» What to do:
Copy the result of filtering the entries below for lines that include the string "indices".

Segment Open

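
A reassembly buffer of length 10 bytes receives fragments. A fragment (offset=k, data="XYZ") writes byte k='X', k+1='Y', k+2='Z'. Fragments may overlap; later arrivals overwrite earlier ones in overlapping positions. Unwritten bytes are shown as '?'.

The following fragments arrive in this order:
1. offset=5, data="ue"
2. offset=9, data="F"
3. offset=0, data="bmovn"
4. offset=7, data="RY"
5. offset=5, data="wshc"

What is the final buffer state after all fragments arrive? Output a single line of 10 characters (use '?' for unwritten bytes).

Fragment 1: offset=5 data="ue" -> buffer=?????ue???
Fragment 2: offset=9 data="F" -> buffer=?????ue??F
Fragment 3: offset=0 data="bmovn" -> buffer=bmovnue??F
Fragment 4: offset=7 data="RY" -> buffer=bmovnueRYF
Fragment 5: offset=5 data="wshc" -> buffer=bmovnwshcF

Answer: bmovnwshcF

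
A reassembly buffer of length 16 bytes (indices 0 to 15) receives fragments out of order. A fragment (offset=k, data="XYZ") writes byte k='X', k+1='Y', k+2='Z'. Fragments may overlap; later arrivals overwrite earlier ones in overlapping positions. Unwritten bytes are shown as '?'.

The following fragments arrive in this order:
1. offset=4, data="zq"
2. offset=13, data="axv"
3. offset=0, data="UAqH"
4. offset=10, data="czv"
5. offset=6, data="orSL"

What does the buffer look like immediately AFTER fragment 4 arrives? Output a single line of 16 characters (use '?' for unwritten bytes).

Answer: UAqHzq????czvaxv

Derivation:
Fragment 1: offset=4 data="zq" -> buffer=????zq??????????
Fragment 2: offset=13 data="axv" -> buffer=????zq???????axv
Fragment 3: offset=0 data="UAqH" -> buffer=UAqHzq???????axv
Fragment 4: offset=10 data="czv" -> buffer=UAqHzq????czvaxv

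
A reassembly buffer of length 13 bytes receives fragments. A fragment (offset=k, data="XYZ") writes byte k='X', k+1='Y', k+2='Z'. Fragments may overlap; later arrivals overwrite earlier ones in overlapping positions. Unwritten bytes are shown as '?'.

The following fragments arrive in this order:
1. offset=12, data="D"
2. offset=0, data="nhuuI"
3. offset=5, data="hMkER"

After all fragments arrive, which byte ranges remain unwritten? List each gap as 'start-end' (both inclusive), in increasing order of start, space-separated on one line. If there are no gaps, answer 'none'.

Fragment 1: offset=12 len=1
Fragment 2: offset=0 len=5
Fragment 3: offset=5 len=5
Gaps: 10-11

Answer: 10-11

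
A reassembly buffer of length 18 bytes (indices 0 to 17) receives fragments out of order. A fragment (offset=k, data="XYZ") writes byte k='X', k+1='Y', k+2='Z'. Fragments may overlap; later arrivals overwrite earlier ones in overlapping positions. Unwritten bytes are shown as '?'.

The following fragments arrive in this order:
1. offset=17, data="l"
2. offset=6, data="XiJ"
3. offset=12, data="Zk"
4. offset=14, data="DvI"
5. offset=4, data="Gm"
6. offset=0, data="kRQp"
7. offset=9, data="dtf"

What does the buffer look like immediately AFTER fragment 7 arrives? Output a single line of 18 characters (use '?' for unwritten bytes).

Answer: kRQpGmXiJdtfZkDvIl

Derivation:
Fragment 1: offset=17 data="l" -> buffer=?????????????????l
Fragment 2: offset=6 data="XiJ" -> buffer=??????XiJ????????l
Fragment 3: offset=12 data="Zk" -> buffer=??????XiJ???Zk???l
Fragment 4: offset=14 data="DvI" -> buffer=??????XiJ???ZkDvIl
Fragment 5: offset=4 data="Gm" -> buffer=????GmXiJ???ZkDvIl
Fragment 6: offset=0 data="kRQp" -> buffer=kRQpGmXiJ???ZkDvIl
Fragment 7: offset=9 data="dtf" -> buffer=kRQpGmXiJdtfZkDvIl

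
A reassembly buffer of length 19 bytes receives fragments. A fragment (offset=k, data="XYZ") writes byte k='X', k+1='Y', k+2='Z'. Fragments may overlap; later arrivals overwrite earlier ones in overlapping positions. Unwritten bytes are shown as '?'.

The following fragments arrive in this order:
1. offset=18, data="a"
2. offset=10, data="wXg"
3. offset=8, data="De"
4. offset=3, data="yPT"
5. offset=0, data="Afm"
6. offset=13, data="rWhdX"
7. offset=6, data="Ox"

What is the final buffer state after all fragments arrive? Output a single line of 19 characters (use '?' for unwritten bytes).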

Segment Closed

» Task output:
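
A reassembly buffer of length 16 bytes (indices 0 to 15) receives fragments out of order. A fragment (offset=k, data="XYZ") writes byte k='X', k+1='Y', k+2='Z'. Fragments may overlap; later arrivals overwrite earlier ones in overlapping positions. Unwritten bytes are shown as '?'.
A reassembly buffer of length 18 bytes (indices 0 to 17) receives fragments out of order. A fragment (offset=k, data="XYZ") writes byte k='X', k+1='Y', k+2='Z'. Fragments may overlap; later arrivals overwrite earlier ones in overlapping positions. Unwritten bytes are shown as '?'.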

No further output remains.